*WORK INSTRUCTIONS*
Every record below is to be retyped exactly.

*SOURCE RECORDS*
========

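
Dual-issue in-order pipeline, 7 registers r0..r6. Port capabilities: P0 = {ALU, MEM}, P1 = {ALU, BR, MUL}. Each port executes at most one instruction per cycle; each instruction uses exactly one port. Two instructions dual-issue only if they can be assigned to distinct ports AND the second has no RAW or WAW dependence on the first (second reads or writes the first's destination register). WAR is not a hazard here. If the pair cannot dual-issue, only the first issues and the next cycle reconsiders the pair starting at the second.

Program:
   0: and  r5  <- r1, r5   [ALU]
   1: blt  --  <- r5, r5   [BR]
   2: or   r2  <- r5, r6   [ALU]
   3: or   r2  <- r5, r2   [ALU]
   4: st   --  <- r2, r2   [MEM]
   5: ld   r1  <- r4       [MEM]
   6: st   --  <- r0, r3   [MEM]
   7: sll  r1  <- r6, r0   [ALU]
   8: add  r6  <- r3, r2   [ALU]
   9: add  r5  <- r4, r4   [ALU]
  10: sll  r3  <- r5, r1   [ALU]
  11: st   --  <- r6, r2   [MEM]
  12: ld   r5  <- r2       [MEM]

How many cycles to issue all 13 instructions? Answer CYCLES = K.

CYCLES = 9

t=0 i0:and ; RAW r5
t=1 i1&i2:blt;or ; 2-wide
t=2 i3:or ; RAW r2
t=3 i4:st ; no-port MEM/MEM
t=4 i5:ld ; no-port MEM/MEM
t=5 i6&i7:st;sll ; 2-wide
t=6 i8&i9:add;add ; 2-wide
t=7 i10&i11:sll;st ; 2-wide
t=8 i12:ld ; tail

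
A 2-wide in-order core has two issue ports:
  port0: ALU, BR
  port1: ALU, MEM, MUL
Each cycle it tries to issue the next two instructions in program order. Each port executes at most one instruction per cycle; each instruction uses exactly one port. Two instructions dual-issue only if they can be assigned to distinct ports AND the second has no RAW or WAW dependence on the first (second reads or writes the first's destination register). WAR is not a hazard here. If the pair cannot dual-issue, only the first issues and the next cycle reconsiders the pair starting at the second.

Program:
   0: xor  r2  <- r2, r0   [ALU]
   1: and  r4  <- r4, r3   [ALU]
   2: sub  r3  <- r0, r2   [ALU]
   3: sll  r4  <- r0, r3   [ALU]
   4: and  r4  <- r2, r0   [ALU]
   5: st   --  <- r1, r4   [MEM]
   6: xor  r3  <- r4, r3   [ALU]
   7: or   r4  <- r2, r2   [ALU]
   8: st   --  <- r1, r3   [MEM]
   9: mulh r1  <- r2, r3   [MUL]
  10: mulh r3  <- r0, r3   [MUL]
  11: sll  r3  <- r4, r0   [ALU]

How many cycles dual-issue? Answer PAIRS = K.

c0: i0+i1 xor.ALU/and.ALU  2-wide
c1: i2 sub.ALU  RAW r3
c2: i3 sll.ALU  WAW r4
c3: i4 and.ALU  RAW r4
c4: i5+i6 st.MEM/xor.ALU  2-wide
c5: i7+i8 or.ALU/st.MEM  2-wide
c6: i9 mulh.MUL  no-port MUL/MUL
c7: i10 mulh.MUL  WAW r3
c8: i11 sll.ALU  tail

PAIRS = 3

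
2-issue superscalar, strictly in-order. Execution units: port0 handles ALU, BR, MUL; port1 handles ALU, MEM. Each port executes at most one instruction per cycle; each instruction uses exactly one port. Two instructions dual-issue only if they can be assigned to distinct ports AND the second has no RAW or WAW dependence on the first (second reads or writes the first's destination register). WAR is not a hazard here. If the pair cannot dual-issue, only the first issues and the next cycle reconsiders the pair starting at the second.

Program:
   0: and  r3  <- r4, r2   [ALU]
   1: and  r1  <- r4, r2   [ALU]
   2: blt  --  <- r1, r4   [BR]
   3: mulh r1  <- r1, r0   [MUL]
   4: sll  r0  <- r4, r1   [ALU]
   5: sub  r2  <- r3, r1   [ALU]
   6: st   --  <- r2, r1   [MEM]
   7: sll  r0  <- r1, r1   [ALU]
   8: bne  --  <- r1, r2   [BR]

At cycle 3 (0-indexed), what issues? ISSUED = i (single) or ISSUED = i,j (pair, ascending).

ISSUED = 4,5

0. and and @i0+i1  | 2-wide
1. blt @i2  | no-port BR/MUL
2. mulh @i3  | RAW r1
3. sll sub @i4+i5  | 2-wide
4. st sll @i6+i7  | 2-wide
5. bne @i8  | tail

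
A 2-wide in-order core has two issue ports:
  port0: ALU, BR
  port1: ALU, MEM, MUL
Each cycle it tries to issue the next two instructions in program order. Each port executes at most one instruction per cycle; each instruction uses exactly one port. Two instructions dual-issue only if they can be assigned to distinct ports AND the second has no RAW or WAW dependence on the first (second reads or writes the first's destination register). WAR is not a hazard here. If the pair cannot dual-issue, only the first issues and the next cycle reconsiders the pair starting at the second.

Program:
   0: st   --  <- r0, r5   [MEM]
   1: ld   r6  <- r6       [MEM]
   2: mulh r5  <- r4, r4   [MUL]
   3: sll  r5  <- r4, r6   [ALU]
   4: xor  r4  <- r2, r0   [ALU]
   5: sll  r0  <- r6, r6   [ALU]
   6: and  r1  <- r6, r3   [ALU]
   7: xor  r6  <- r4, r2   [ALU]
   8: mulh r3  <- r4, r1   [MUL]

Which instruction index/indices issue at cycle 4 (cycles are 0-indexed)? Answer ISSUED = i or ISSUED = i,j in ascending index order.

  cy0 -> i0 (st) no-port MEM/MEM
  cy1 -> i1 (ld) no-port MEM/MUL
  cy2 -> i2 (mulh) WAW r5
  cy3 -> i3+i4 (sll+xor) 2-wide
  cy4 -> i5+i6 (sll+and) 2-wide
  cy5 -> i7+i8 (xor+mulh) 2-wide

ISSUED = 5,6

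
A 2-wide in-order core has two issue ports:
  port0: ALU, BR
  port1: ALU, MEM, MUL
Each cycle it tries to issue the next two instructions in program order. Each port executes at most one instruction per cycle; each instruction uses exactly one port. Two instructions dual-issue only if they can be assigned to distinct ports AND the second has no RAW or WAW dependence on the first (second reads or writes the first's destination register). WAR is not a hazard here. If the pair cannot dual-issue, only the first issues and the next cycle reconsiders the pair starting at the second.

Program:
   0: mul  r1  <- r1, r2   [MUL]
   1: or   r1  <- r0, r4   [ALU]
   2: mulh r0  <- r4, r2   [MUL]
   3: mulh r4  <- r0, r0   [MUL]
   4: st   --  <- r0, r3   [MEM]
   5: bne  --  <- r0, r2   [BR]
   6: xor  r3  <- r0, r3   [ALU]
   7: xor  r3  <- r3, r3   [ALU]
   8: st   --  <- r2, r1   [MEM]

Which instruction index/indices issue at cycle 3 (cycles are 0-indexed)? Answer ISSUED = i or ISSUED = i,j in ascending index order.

ISSUED = 4,5

0. mul @i0  | WAW r1
1. or mulh @i1&i2  | pair
2. mulh @i3  | no-port MUL/MEM
3. st bne @i4&i5  | pair
4. xor @i6  | RAW+WAW r3
5. xor st @i7&i8  | pair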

========

*TASK RESPONSE*
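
Dual-issue in-order pipeline, 7 registers r0..r6. Port capabilities: P0 = {ALU, MEM}, P1 = {ALU, BR, MUL}. Each port executes at most one instruction per cycle; each instruction uses exactly one port. Two instructions dual-issue only if they can be assigned to distinct ports AND the second has no RAW or WAW dependence on the first (second reads or writes the first's destination register). WAR is not a hazard here. If the pair cannot dual-issue, only the first issues and the next cycle reconsiders the pair starting at the second.

Program:
   0: and  r5  <- r1, r5   [ALU]
   1: blt  --  <- r5, r5   [BR]
   2: or   r2  <- r5, r6   [ALU]
   3: or   r2  <- r5, r2   [ALU]
   4: st   --  <- r2, r2   [MEM]
   5: ld   r1  <- r4       [MEM]
   6: st   --  <- r0, r3   [MEM]
   7: sll  r1  <- r6, r0   [ALU]
   8: add  r6  <- r3, r2   [ALU]
   9: add  r5  <- r4, r4   [ALU]
  10: sll  r3  <- r5, r1   [ALU]
  11: st   --  <- r6, r2   [MEM]
  12: ld   r5  <- r2       [MEM]

How many cycles to issue all 13 instructions? Answer CYCLES = K.

CYCLES = 9

t=0 i0:and ; RAW r5
t=1 i1&i2:blt;or ; 2-wide
t=2 i3:or ; RAW r2
t=3 i4:st ; no-port MEM/MEM
t=4 i5:ld ; no-port MEM/MEM
t=5 i6&i7:st;sll ; 2-wide
t=6 i8&i9:add;add ; 2-wide
t=7 i10&i11:sll;st ; 2-wide
t=8 i12:ld ; tail

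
A 2-wide in-order core has two issue ports:
  port0: ALU, BR
  port1: ALU, MEM, MUL
Each cycle it tries to issue the next two instructions in program order. Each port executes at most one instruction per cycle; each instruction uses exactly one port. Two instructions dual-issue only if they can be assigned to distinct ports AND the second has no RAW or WAW dependence on the first (second reads or writes the first's destination register). WAR is not a hazard here. If the pair cannot dual-issue, only the first issues and the next cycle reconsiders the pair starting at the second.

Program:
   0: xor  r2  <- r2, r0   [ALU]
   1: and  r4  <- r4, r3   [ALU]
   2: sub  r3  <- r0, r2   [ALU]
   3: sll  r4  <- r0, r3   [ALU]
   4: and  r4  <- r2, r0   [ALU]
   5: st   --  <- r1, r4   [MEM]
   6: xor  r3  <- r4, r3   [ALU]
   7: or   r4  <- r2, r2   [ALU]
   8: st   --  <- r1, r3   [MEM]
   9: mulh r1  <- r2, r3   [MUL]
  10: mulh r3  <- r0, r3   [MUL]
  11: sll  r3  <- r4, r0   [ALU]

How many cycles dual-issue? Answer PAIRS = K.

c0: i0+i1 xor.ALU/and.ALU  2-wide
c1: i2 sub.ALU  RAW r3
c2: i3 sll.ALU  WAW r4
c3: i4 and.ALU  RAW r4
c4: i5+i6 st.MEM/xor.ALU  2-wide
c5: i7+i8 or.ALU/st.MEM  2-wide
c6: i9 mulh.MUL  no-port MUL/MUL
c7: i10 mulh.MUL  WAW r3
c8: i11 sll.ALU  tail

PAIRS = 3

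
2-issue superscalar, strictly in-order. Execution units: port0 handles ALU, BR, MUL; port1 handles ALU, MEM. Each port executes at most one instruction per cycle; each instruction uses exactly one port. Two instructions dual-issue only if they can be assigned to distinct ports AND the second has no RAW or WAW dependence on the first (second reads or writes the first's destination register). WAR is not a hazard here. If the pair cannot dual-issue, only the first issues and the next cycle reconsiders the pair starting at the second.

Program:
   0: and  r3  <- r4, r2   [ALU]
   1: and  r1  <- r4, r2   [ALU]
   2: blt  --  <- r1, r4   [BR]
   3: mulh r1  <- r1, r0   [MUL]
   4: sll  r0  <- r4, r1   [ALU]
   5: sub  r2  <- r3, r1   [ALU]
   6: st   --  <- r2, r1   [MEM]
   7: sll  r0  <- r1, r1   [ALU]
   8: bne  --  <- r1, r2   [BR]

At cycle 3 (0-indexed), what issues? ISSUED = i (single) or ISSUED = i,j (pair, ascending).

ISSUED = 4,5

0. and and @i0+i1  | 2-wide
1. blt @i2  | no-port BR/MUL
2. mulh @i3  | RAW r1
3. sll sub @i4+i5  | 2-wide
4. st sll @i6+i7  | 2-wide
5. bne @i8  | tail

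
A 2-wide in-order core has two issue ports:
  port0: ALU, BR
  port1: ALU, MEM, MUL
Each cycle it tries to issue the next two instructions in program order. Each port executes at most one instruction per cycle; each instruction uses exactly one port. Two instructions dual-issue only if they can be assigned to distinct ports AND the second has no RAW or WAW dependence on the first (second reads or writes the first's destination register). WAR is not a hazard here. If the pair cannot dual-issue, only the first issues and the next cycle reconsiders the pair starting at the second.

Program:
   0: st   --  <- r0, r5   [MEM]
   1: ld   r6  <- r6       [MEM]
   2: mulh r5  <- r4, r4   [MUL]
   3: sll  r5  <- r4, r6   [ALU]
   4: xor  r4  <- r2, r0   [ALU]
   5: sll  r0  <- r6, r6   [ALU]
   6: and  r1  <- r6, r3   [ALU]
   7: xor  r6  <- r4, r2   [ALU]
   8: mulh r3  <- r4, r1   [MUL]

Which instruction index/indices issue at cycle 4 (cycles are 0-indexed)? Answer ISSUED = i or ISSUED = i,j in ascending index order.

  cy0 -> i0 (st) no-port MEM/MEM
  cy1 -> i1 (ld) no-port MEM/MUL
  cy2 -> i2 (mulh) WAW r5
  cy3 -> i3+i4 (sll+xor) 2-wide
  cy4 -> i5+i6 (sll+and) 2-wide
  cy5 -> i7+i8 (xor+mulh) 2-wide

ISSUED = 5,6

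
A 2-wide in-order core has two issue ports:
  port0: ALU, BR
  port1: ALU, MEM, MUL
Each cycle it tries to issue the next two instructions in program order. Each port executes at most one instruction per cycle; each instruction uses exactly one port. Two instructions dual-issue only if they can be assigned to distinct ports AND the second has no RAW or WAW dependence on the first (second reads or writes the first's destination register). WAR is not a hazard here. If the pair cannot dual-issue, only the first issues and the next cycle reconsiders the pair starting at the second.

Program:
   0: mul  r1  <- r1, r2   [MUL]
   1: or   r1  <- r0, r4   [ALU]
   2: mulh r0  <- r4, r2   [MUL]
   3: mulh r4  <- r0, r0   [MUL]
   4: st   --  <- r0, r3   [MEM]
   5: bne  --  <- r0, r2   [BR]
   6: xor  r3  <- r0, r3   [ALU]
   7: xor  r3  <- r3, r3   [ALU]
   8: st   --  <- r2, r1   [MEM]

Which instruction index/indices issue at cycle 3 (cycles are 0-indexed)? Answer ISSUED = i or ISSUED = i,j in ascending index order.

ISSUED = 4,5

0. mul @i0  | WAW r1
1. or mulh @i1&i2  | pair
2. mulh @i3  | no-port MUL/MEM
3. st bne @i4&i5  | pair
4. xor @i6  | RAW+WAW r3
5. xor st @i7&i8  | pair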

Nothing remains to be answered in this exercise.